## What to produce:
Using the material that follows, identify and copy each line with the string "than".

## Data extracts:
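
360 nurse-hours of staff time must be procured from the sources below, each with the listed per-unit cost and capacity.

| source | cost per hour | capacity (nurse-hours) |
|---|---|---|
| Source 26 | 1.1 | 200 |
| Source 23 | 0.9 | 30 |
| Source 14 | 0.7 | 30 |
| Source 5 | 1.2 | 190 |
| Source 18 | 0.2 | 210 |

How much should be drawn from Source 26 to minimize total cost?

Fill from the cheapest source first.
Source 18 (0.2): use full 210 — 150 nurse-hours to go.
Take 30 from Source 14 at 0.7 — need 120 more.
Take 30 from Source 23 at 0.9 — need 90 more.
Source 26 at 1.1: take 90 of its 200 — requirement met.
Source 5: unused.

90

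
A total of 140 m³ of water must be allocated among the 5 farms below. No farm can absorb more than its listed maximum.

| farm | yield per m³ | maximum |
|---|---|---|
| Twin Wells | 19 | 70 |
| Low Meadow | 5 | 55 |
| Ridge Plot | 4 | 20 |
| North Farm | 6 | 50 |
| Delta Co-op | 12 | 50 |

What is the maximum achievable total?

2050

Order the farms by yield per m³: Twin Wells 19 > Delta Co-op 12 > North Farm 6 > Low Meadow 5 > Ridge Plot 4.
Give Twin Wells 70 to hit its cap of 70 — 70 left.
Delta Co-op: +50 to 50 (cap) — 20 left.
Only 20 left; North Farm takes them to reach 20.
Total = 19×70 + 6×20 + 12×50 = 2050.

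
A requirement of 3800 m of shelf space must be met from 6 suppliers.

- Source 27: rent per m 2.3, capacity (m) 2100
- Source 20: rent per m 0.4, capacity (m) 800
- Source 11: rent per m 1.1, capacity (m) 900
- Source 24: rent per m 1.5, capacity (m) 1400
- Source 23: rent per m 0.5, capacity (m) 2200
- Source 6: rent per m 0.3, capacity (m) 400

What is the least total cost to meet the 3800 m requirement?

Cheapest first:
Source 6 at 0.3: take all 400 m ; 3400 still needed.
Source 20 at 0.4: take all 800 m ; 2600 still needed.
Source 23 at 0.5: take all 2200 m ; 400 still needed.
Source 11 (1.1): take the remaining 400 ; done.
Source 24, Source 27: unused.
Cost = 400×0.3 + 800×0.4 + 2200×0.5 + 400×1.1 = 1980.

1980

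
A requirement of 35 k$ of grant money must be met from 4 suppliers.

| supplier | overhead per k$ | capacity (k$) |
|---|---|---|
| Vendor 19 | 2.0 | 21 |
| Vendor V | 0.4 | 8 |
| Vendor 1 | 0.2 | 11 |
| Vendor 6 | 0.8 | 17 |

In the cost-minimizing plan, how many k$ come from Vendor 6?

16

Use suppliers in increasing cost order.
Vendor 1 at 0.2: take all 11 k$ → 24 still needed.
Vendor V at 0.4: take all 8 k$ → 16 still needed.
Take 16 from Vendor 6 at 0.8 to finish.
Vendor 19: unused.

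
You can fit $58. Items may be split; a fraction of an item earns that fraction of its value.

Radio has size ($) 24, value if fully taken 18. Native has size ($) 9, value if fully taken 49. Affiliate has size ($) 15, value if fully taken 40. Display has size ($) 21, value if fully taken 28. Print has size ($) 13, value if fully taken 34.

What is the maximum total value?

Best value per unit of size first: Native 49/9≈5.44, Affiliate 40/15≈2.67, Print 34/13≈2.62, Display 28/21≈1.33, Radio 18/24≈0.75.
All 9 $ of Native fit (value 49) → 49 remain.
Take all of Affiliate (15 $, value 40) → 34 $ left.
All 13 $ of Print fit (value 34) → 21 remain.
Take all of Display (21 $, value 28) → 0 $ left.
Total value = 151.

151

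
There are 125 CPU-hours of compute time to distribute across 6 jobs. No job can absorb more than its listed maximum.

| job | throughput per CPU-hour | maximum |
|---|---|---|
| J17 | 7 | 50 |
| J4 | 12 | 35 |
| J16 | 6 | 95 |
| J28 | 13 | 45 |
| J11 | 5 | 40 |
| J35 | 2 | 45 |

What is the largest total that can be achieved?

Order the jobs by throughput per CPU-hour: J28 13 > J4 12 > J17 7 > J16 6 > J11 5 > J35 2.
J28: +45 to 45 (cap) — 80 left.
Give J4 35 to hit its cap of 35 — 45 left.
J17 has room for 50 but only 45 remain, so it gets 45.
Total = 7×45 + 12×35 + 13×45 = 1320.

1320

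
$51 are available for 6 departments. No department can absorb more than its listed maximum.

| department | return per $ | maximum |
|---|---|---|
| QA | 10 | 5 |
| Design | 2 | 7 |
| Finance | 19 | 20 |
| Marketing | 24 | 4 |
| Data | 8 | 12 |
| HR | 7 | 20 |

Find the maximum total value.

Order the departments by return per $: Marketing 24 > Finance 19 > QA 10 > Data 8 > HR 7 > Design 2.
Marketing: +4 to 4 (cap) → 47 left.
Finance: +20 to 20 (cap) → 27 left.
QA: +5 to 5 (cap) → 22 left.
Data takes 12 to reach its cap of 12 → 10 left.
Only 10 left; HR takes them to reach 10.
Total = 10×5 + 19×20 + 24×4 + 8×12 + 7×10 = 692.

692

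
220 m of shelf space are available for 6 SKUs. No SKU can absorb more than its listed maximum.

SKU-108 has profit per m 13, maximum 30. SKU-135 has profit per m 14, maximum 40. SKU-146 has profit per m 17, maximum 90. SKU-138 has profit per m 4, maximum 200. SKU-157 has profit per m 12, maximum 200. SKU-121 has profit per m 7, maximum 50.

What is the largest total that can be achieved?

3200

Highest profit per m first: SKU-146 17 > SKU-135 14 > SKU-108 13 > SKU-157 12 > SKU-121 7 > SKU-138 4.
Give SKU-146 90 to hit its cap of 90 — 130 left.
Give SKU-135 40 to hit its cap of 40 — 90 left.
Give SKU-108 30 to hit its cap of 30 — 60 left.
Only 60 left; SKU-157 takes them to reach 60.
Total = 13×30 + 14×40 + 17×90 + 12×60 = 3200.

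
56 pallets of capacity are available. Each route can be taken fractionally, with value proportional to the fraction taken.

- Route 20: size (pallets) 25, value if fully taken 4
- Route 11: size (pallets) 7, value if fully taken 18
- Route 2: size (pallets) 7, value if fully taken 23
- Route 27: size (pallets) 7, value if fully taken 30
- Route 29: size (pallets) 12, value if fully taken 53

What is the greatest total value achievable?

Rank by value-to-size ratio: Route 29 53/12≈4.42, Route 27 30/7≈4.29, Route 2 23/7≈3.29, Route 11 18/7≈2.57, Route 20 4/25≈0.16.
All 12 pallets of Route 29 fit (value 53) ; 44 remain.
Route 27: take in full, 7 pallets for value 30 ; 37 left.
Route 2: take in full, 7 pallets for value 23 ; 30 left.
Route 11: take in full, 7 pallets for value 18 ; 23 left.
Only 23 pallets remain; take 23/25 of Route 20 for value 4×23/25 = 3.68.
Total value = 127.68.

127.68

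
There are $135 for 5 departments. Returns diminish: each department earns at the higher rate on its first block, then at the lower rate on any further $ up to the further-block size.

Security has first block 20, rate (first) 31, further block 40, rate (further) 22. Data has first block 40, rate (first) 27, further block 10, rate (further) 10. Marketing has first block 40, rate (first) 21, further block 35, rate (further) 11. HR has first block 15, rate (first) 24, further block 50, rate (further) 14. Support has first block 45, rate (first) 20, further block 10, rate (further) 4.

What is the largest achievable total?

Order all 10 blocks by rate: Security/tier1 31 > Data/tier1 27 > HR/tier1 24 > Security/tier2 22 > Marketing/tier1 21 > Support/tier1 20 > HR/tier2 14 > Marketing/tier2 11 > Data/tier2 10 > Support/tier2 4.
Security tier1 at 31: fill all 20 — 115 left.
Data tier1 at 27: fill all 40 — 75 left.
HR tier1 at 24: fill all 15 — 60 left.
Security tier2 at 22: fill all 40 — 20 left.
Marketing tier1 at 21: only 20 left, fill 20.
Total = 31×20 + 27×40 + 24×15 + 22×40 + 21×20 = 3360.

3360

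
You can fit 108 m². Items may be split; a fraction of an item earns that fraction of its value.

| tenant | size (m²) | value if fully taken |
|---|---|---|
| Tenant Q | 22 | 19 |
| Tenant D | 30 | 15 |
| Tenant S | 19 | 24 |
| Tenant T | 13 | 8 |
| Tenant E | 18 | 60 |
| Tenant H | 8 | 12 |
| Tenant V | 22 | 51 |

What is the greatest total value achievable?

177

Rank by value-to-size ratio: Tenant E 60/18≈3.33, Tenant V 51/22≈2.32, Tenant H 12/8≈1.5, Tenant S 24/19≈1.26, Tenant Q 19/22≈0.864, Tenant T 8/13≈0.615, Tenant D 15/30≈0.5.
All 18 m² of Tenant E fit (value 60) — 90 remain.
All 22 m² of Tenant V fit (value 51) — 68 remain.
Take all of Tenant H (8 m², value 12) — 60 m² left.
Take all of Tenant S (19 m², value 24) — 41 m² left.
Take all of Tenant Q (22 m², value 19) — 19 m² left.
Take all of Tenant T (13 m², value 8) — 6 m² left.
Fill the last 6 m² with part of Tenant D: 6/30 of it earns 3.
Total value = 177.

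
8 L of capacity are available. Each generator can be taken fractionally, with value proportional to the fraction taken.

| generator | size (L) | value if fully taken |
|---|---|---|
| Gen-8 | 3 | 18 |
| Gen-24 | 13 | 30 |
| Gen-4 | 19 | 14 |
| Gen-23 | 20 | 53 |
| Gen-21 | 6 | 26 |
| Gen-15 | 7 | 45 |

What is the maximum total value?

51

Best value per unit of size first: Gen-15 45/7≈6.43, Gen-8 18/3≈6, Gen-21 26/6≈4.33, Gen-23 53/20≈2.65, Gen-24 30/13≈2.31, Gen-4 14/19≈0.737.
Take all of Gen-15 (7 L, value 45) → 1 L left.
Fill the last 1 L with part of Gen-8: 1/3 of it earns 6.
Total value = 51.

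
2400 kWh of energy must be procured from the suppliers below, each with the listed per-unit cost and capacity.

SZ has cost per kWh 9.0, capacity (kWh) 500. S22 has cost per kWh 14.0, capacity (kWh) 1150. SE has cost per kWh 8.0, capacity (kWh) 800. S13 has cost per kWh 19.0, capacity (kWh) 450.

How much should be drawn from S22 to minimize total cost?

1100

Use suppliers in increasing cost order.
Take 800 from SE at 8.0 → need 1600 more.
Take 500 from SZ at 9.0 → need 1100 more.
S22 (14.0): take the remaining 1100 → done.
S13: unused.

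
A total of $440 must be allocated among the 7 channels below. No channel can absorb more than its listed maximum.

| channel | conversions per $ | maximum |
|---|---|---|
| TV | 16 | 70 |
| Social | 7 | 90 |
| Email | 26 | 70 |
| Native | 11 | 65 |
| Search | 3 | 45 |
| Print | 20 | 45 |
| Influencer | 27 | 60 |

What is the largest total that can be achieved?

Rank by conversions per $: Influencer 27 > Email 26 > Print 20 > TV 16 > Native 11 > Social 7 > Search 3.
Influencer: +60 to 60 (cap) — 380 left.
Email takes 70 to reach its cap of 70 — 310 left.
Print takes 45 to reach its cap of 45 — 265 left.
TV takes 70 to reach its cap of 70 — 195 left.
Native takes 65 to reach its cap of 65 — 130 left.
Social takes 90 to reach its cap of 90 — 40 left.
Only 40 left; Search takes them to reach 40.
Total = 16×70 + 7×90 + 26×70 + 11×65 + 3×40 + 20×45 + 27×60 = 6925.

6925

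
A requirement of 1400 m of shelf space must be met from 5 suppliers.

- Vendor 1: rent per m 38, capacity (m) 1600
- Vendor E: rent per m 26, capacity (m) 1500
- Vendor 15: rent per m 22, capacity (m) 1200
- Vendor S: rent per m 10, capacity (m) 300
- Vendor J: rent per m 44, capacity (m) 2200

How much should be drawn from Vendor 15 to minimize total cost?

1100

Use suppliers in increasing cost order.
Take 300 from Vendor S at 10 ; need 1100 more.
Vendor 15 (22): take the remaining 1100 ; done.
Vendor E, Vendor 1, Vendor J: unused.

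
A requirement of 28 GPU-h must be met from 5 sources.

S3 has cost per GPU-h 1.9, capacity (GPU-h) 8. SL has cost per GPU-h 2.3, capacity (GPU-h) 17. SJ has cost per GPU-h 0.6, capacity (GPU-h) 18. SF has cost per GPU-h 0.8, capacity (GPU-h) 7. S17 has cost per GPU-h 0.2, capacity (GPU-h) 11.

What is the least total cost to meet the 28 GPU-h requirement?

Use sources in increasing cost order.
S17 at 0.2: take all 11 GPU-h ; 17 still needed.
SJ (0.6): take the remaining 17 ; done.
SF, S3, SL: unused.
Cost = 11×0.2 + 17×0.6 = 12.4.

12.4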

## Response box:
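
A total of 140 m³ of water must be allocated among the 5 farms below. No farm can absorb more than its listed maximum.
There are 125 CPU-hours of compute time to distribute across 6 jobs. No job can absorb more than its listed maximum.
$51 are available for 6 departments. No department can absorb more than its listed maximum.
220 m of shelf space are available for 6 SKUs. No SKU can absorb more than its listed maximum.
A total of $440 must be allocated among the 7 channels below. No channel can absorb more than its listed maximum.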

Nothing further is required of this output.